(Saved data entries)
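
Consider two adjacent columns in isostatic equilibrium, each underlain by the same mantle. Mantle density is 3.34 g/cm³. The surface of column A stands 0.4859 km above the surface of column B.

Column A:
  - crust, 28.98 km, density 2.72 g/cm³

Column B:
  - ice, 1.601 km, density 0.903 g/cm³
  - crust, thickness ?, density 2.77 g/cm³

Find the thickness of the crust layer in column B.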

> Exercise
Task for the records above: copy every line in which the word "crust" occurs.

> Written response
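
  - crust, 28.98 km, density 2.72 g/cm³
  - crust, thickness ?, density 2.77 g/cm³
Find the thickness of the crust layer in column B.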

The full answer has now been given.